To do: Somewhere in the records below is a line containing "- A purchase-money". Copy that line and everything after it through the end, unchanged.
─── Given records
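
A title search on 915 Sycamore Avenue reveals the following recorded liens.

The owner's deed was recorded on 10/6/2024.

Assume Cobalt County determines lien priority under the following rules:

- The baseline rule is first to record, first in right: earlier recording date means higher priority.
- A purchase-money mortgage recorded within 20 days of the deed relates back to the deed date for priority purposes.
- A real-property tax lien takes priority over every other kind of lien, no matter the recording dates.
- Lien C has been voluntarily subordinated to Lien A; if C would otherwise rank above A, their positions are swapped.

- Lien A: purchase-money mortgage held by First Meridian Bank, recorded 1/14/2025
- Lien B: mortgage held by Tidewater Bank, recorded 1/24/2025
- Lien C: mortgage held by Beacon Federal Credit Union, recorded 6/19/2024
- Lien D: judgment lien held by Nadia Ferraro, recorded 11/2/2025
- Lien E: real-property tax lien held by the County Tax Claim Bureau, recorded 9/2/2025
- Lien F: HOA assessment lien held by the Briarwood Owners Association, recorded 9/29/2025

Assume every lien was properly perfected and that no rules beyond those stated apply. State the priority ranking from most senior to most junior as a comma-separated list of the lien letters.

E, A, C, B, F, D

Effective dates after the stated exceptions: A was recorded 100 days after the deed, outside the 20-day window, so it keeps its recording date.
E, as a real-property tax lien, has superpriority and ranks first.
Ordering the rest by effective date: C (6/19/2024), A (1/14/2025), B (1/24/2025), F (9/29/2025), D (11/2/2025).
The subordination applies — C was senior to A — so C and A swap.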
──────
Output of the exercise:
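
- A purchase-money mortgage recorded within 20 days of the deed relates back to the deed date for priority purposes.
- A real-property tax lien takes priority over every other kind of lien, no matter the recording dates.
- Lien C has been voluntarily subordinated to Lien A; if C would otherwise rank above A, their positions are swapped.

- Lien A: purchase-money mortgage held by First Meridian Bank, recorded 1/14/2025
- Lien B: mortgage held by Tidewater Bank, recorded 1/24/2025
- Lien C: mortgage held by Beacon Federal Credit Union, recorded 6/19/2024
- Lien D: judgment lien held by Nadia Ferraro, recorded 11/2/2025
- Lien E: real-property tax lien held by the County Tax Claim Bureau, recorded 9/2/2025
- Lien F: HOA assessment lien held by the Briarwood Owners Association, recorded 9/29/2025

Assume every lien was properly perfected and that no rules beyond those stated apply. State the priority ranking from most senior to most junior as a comma-separated list of the lien letters.

E, A, C, B, F, D

Effective dates after the stated exceptions: A was recorded 100 days after the deed, outside the 20-day window, so it keeps its recording date.
E, as a real-property tax lien, has superpriority and ranks first.
Ordering the rest by effective date: C (6/19/2024), A (1/14/2025), B (1/24/2025), F (9/29/2025), D (11/2/2025).
The subordination applies — C was senior to A — so C and A swap.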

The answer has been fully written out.